■ Brief
Only one stretch of the listing below is wanted. Give it again exactly, from the line with "Formal system = MLL;" through the line with "The sequent below".

■ Records supplied
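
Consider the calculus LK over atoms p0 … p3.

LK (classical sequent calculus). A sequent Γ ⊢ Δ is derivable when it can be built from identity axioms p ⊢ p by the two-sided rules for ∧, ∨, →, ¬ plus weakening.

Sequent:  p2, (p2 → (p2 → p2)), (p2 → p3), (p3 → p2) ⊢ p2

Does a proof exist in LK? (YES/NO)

Proof tree:
[→L] p2, (p2 → (p2 → p2)), (p2 → p3), (p3 → p2) ⊢ p2
  [→L] p2, (p2 → (p2 → p2)), (p2 → p3) ⊢ p3
    [→L] p2, (p2 → (p2 → p2)) ⊢ p2
      [Ax] p2 ⊢ p2
      [→L] p2, (p2 → p2) ⊢ p2
        [Ax] p2 ⊢ p2
        [Ax] p2 ⊢ p2
    [Ax] p3 ⊢ p3
  [Ax] p2 ⊢ p2

Result: YES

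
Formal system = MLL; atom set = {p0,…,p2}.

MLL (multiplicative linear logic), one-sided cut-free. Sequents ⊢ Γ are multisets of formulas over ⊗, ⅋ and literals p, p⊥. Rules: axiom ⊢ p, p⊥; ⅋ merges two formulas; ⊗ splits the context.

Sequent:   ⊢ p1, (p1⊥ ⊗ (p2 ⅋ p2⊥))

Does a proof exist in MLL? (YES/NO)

Proof tree:
[⊗]  ⊢ p1, (p1⊥ ⊗ (p2 ⅋ p2⊥))
  [Ax]  ⊢ p1, p1⊥
  [⅋]  ⊢ (p2 ⅋ p2⊥)
    [Ax]  ⊢ p2, p2⊥

Result: YES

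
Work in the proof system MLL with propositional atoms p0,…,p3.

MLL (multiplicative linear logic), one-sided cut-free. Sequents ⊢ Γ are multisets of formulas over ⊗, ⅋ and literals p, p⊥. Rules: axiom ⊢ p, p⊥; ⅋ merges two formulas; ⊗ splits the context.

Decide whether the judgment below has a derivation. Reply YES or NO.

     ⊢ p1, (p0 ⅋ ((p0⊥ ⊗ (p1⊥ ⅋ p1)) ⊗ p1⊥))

Derivation (root first):
[⅋]  ⊢ p1, (p0 ⅋ ((p0⊥ ⊗ (p1⊥ ⅋ p1)) ⊗ p1⊥))
  [⊗]  ⊢ p0, p1, ((p0⊥ ⊗ (p1⊥ ⅋ p1)) ⊗ p1⊥)
    [⊗]  ⊢ p0, (p0⊥ ⊗ (p1⊥ ⅋ p1))
      [Ax]  ⊢ p0, p0⊥
      [⅋]  ⊢ (p1⊥ ⅋ p1)
        [Ax]  ⊢ p1, p1⊥
    [Ax]  ⊢ p1, p1⊥

Result: YES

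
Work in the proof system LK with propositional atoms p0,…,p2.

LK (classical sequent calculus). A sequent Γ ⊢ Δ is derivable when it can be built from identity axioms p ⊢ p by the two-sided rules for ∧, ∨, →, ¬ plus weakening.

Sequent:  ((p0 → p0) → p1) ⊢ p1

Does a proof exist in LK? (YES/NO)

Derivation trace:
[→L] ((p0 → p0) → p1) ⊢ p1
  [→R]  ⊢ (p0 → p0)
    [Ax] p0 ⊢ p0
  [Ax] p1 ⊢ p1

Result: YES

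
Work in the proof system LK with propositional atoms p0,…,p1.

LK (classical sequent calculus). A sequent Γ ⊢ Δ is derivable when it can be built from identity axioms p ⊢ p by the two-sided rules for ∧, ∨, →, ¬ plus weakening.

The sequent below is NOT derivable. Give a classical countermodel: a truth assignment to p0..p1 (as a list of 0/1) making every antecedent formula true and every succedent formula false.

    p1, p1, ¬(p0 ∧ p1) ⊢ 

Search for a countermodel by truth-table:
  v=00: Γ:[p1=F, p1=F, ¬(p0 ∧ p1)=T] Δ:[] refutes=False
  v=01: Γ:[p1=T, p1=T, ¬(p0 ∧ p1)=T] Δ:[] refutes=True  ← countermodel

Result: [0, 1]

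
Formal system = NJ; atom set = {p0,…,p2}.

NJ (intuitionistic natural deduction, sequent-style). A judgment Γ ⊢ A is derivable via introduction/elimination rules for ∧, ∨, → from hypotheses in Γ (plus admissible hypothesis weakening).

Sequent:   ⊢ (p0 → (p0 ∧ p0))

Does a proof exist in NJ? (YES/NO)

Derivation (root first):
[→I]  ⊢ (p0 → (p0 ∧ p0))
  [∧I] p0 ⊢ (p0 ∧ p0)
    [Ax] p0 ⊢ p0
    [Ax] p0 ⊢ p0

Result: YES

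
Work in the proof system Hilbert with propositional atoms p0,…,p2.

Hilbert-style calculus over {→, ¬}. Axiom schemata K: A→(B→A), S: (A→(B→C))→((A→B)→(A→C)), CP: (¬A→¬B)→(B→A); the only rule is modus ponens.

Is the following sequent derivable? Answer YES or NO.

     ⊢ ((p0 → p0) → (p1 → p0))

Search for a countermodel by truth-table:
  v=000: Γ:[] Δ:[((p0 → p0) → (p1 → p0))=T] refutes=False
  v=001: Γ:[] Δ:[((p0 → p0) → (p1 → p0))=T] refutes=False
  v=010: Γ:[] Δ:[((p0 → p0) → (p1 → p0))=F] refutes=True  ← countermodel

Result: NO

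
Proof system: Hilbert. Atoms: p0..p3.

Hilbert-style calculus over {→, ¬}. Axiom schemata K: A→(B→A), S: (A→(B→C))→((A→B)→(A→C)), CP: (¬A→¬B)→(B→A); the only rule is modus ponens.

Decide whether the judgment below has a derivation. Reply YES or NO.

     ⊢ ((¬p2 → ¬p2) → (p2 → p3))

Search for a countermodel by truth-table:
  v=0000: Γ:[] Δ:[((¬p2 → ¬p2) → (p2 → p3))=T] refutes=False
  v=0001: Γ:[] Δ:[((¬p2 → ¬p2) → (p2 → p3))=T] refutes=False
  v=0010: Γ:[] Δ:[((¬p2 → ¬p2) → (p2 → p3))=F] refutes=True  ← countermodel

Result: NO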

■ Reply
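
Formal system = MLL; atom set = {p0,…,p2}.

MLL (multiplicative linear logic), one-sided cut-free. Sequents ⊢ Γ are multisets of formulas over ⊗, ⅋ and literals p, p⊥. Rules: axiom ⊢ p, p⊥; ⅋ merges two formulas; ⊗ splits the context.

Sequent:   ⊢ p1, (p1⊥ ⊗ (p2 ⅋ p2⊥))

Does a proof exist in MLL? (YES/NO)

Proof tree:
[⊗]  ⊢ p1, (p1⊥ ⊗ (p2 ⅋ p2⊥))
  [Ax]  ⊢ p1, p1⊥
  [⅋]  ⊢ (p2 ⅋ p2⊥)
    [Ax]  ⊢ p2, p2⊥

Result: YES

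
Work in the proof system MLL with propositional atoms p0,…,p3.

MLL (multiplicative linear logic), one-sided cut-free. Sequents ⊢ Γ are multisets of formulas over ⊗, ⅋ and literals p, p⊥. Rules: axiom ⊢ p, p⊥; ⅋ merges two formulas; ⊗ splits the context.

Decide whether the judgment below has a derivation. Reply YES or NO.

     ⊢ p1, (p0 ⅋ ((p0⊥ ⊗ (p1⊥ ⅋ p1)) ⊗ p1⊥))

Derivation (root first):
[⅋]  ⊢ p1, (p0 ⅋ ((p0⊥ ⊗ (p1⊥ ⅋ p1)) ⊗ p1⊥))
  [⊗]  ⊢ p0, p1, ((p0⊥ ⊗ (p1⊥ ⅋ p1)) ⊗ p1⊥)
    [⊗]  ⊢ p0, (p0⊥ ⊗ (p1⊥ ⅋ p1))
      [Ax]  ⊢ p0, p0⊥
      [⅋]  ⊢ (p1⊥ ⅋ p1)
        [Ax]  ⊢ p1, p1⊥
    [Ax]  ⊢ p1, p1⊥

Result: YES

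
Work in the proof system LK with propositional atoms p0,…,p2.

LK (classical sequent calculus). A sequent Γ ⊢ Δ is derivable when it can be built from identity axioms p ⊢ p by the two-sided rules for ∧, ∨, →, ¬ plus weakening.

Sequent:  ((p0 → p0) → p1) ⊢ p1

Does a proof exist in LK? (YES/NO)

Derivation trace:
[→L] ((p0 → p0) → p1) ⊢ p1
  [→R]  ⊢ (p0 → p0)
    [Ax] p0 ⊢ p0
  [Ax] p1 ⊢ p1

Result: YES

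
Work in the proof system LK with propositional atoms p0,…,p1.

LK (classical sequent calculus). A sequent Γ ⊢ Δ is derivable when it can be built from identity axioms p ⊢ p by the two-sided rules for ∧, ∨, →, ¬ plus weakening.

The sequent below is NOT derivable. Give a classical countermodel: a truth assignment to p0..p1 (as a list of 0/1) making every antecedent formula true and every succedent formula false.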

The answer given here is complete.